- [Assignment]: Records follow. Copy every line with "consecutive".

________

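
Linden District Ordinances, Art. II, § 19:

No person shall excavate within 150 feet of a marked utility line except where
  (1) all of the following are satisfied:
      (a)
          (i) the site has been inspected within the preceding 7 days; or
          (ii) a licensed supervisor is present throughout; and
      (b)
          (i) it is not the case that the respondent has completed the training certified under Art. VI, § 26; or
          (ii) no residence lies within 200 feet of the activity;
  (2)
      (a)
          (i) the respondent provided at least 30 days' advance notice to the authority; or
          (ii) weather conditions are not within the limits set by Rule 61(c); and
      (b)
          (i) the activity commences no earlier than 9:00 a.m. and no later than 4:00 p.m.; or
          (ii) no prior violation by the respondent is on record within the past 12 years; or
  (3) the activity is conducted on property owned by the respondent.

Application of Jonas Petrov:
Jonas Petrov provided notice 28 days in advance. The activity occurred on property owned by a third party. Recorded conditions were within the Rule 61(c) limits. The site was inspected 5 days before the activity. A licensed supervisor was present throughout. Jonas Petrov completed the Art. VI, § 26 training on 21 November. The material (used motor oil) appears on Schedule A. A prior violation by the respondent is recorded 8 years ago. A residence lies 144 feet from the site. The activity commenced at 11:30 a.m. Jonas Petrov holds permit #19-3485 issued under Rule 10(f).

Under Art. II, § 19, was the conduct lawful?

No — unlawful.

(i) site inspected — met.
(ii) supervisor present — met.
(a): T OR T → true.
(i) not (training certified) — fails.
(ii) no residence in 200 ft — not met.
(b): F OR F → false.
(1) = T AND F = false.
(i) ≥30 days' notice — not met.
(ii) not (weather ok) — not met.
(a): F OR F → false.
(i) start within hours — holds.
(ii) no prior violation — not met.
(b): T OR F → true.
(2): F AND T → false.
(3) own property — not met.
Overall: F OR F OR F → false.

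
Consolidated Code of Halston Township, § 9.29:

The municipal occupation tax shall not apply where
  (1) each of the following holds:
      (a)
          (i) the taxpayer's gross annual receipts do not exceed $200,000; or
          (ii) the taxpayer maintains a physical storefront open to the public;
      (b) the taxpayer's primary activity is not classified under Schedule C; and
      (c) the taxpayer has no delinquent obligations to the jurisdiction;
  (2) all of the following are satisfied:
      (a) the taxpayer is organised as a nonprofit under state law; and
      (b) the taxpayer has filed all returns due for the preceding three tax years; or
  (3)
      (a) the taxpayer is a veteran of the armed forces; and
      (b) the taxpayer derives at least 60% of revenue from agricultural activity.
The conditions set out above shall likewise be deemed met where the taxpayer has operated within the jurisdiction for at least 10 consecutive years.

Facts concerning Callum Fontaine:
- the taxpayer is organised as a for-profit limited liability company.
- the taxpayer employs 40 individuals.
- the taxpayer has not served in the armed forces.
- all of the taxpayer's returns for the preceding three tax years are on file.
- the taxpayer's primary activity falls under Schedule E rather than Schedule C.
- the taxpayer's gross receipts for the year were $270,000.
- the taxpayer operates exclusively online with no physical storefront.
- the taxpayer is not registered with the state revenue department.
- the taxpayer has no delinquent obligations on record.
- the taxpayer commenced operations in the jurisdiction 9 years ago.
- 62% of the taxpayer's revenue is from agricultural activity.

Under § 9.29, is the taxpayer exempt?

No — not exempt.

(i) receipts ≤ $200,000 — not met.
(ii) has storefront — not met.
(a) = F OR F = false.
(b) not (Schedule C activity) — satisfied.
(c) no delinquency — satisfied.
So (1) is not satisfied (F AND T AND T).
(a) nonprofit — not met.
(b) returns current — met.
(2) = F AND T = false.
(a) veteran — not met.
(b) ≥60% agricultural — met.
(3) = F AND T = false.
Overall: F OR F OR F → false.
Exception (≥ 10 yrs in jurisdiction) — not satisfied.
Result: main false OR exception false → false.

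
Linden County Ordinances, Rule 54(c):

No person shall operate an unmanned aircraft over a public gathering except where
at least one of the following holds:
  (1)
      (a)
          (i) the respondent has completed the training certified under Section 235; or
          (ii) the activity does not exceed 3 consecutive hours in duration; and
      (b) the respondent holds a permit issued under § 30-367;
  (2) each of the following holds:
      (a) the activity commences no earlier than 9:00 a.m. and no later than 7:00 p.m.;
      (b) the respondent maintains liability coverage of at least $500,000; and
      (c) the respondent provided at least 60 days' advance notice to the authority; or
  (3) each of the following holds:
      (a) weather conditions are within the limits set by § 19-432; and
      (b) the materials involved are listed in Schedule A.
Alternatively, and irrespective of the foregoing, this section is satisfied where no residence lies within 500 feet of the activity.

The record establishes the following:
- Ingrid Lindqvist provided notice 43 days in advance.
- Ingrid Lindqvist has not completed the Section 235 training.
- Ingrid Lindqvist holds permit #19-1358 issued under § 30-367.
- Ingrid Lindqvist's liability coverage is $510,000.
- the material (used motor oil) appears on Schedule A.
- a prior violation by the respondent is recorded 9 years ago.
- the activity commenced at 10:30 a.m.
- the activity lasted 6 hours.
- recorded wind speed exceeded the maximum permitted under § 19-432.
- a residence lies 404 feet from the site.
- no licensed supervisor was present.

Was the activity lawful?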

________

- [Solution]:
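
The conditions set out above shall likewise be deemed met where the taxpayer has operated within the jurisdiction for at least 10 consecutive years.
          (ii) the activity does not exceed 3 consecutive hours in duration; and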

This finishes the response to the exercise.